WHAT THE EXERCISE ASKS: Copy out each line containing "clockwise" from the entries below.

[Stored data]
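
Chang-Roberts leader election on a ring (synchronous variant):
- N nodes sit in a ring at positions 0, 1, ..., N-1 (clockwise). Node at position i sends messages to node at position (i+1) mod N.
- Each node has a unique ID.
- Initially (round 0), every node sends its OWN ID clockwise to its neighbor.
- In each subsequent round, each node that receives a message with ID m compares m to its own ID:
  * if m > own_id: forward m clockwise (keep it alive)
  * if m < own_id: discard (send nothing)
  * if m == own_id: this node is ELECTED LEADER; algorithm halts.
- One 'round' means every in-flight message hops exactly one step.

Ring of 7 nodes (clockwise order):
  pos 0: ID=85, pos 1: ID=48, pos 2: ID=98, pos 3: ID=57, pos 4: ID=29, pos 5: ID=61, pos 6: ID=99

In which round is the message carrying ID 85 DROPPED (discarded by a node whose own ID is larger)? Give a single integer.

Round 1: pos1(id48) recv 85: fwd; pos2(id98) recv 48: drop; pos3(id57) recv 98: fwd; pos4(id29) recv 57: fwd; pos5(id61) recv 29: drop; pos6(id99) recv 61: drop; pos0(id85) recv 99: fwd
Round 2: pos2(id98) recv 85: drop; pos4(id29) recv 98: fwd; pos5(id61) recv 57: drop; pos1(id48) recv 99: fwd
Round 3: pos5(id61) recv 98: fwd; pos2(id98) recv 99: fwd
Round 4: pos6(id99) recv 98: drop; pos3(id57) recv 99: fwd
Round 5: pos4(id29) recv 99: fwd
Round 6: pos5(id61) recv 99: fwd
Round 7: pos6(id99) recv 99: ELECTED
Message ID 85 originates at pos 0; dropped at pos 2 in round 2

Answer: 2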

ANSWER TO THIS EXERCISE:
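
- N nodes sit in a ring at positions 0, 1, ..., N-1 (clockwise). Node at position i sends messages to node at position (i+1) mod N.
- Initially (round 0), every node sends its OWN ID clockwise to its neighbor.
  * if m > own_id: forward m clockwise (keep it alive)
Ring of 7 nodes (clockwise order):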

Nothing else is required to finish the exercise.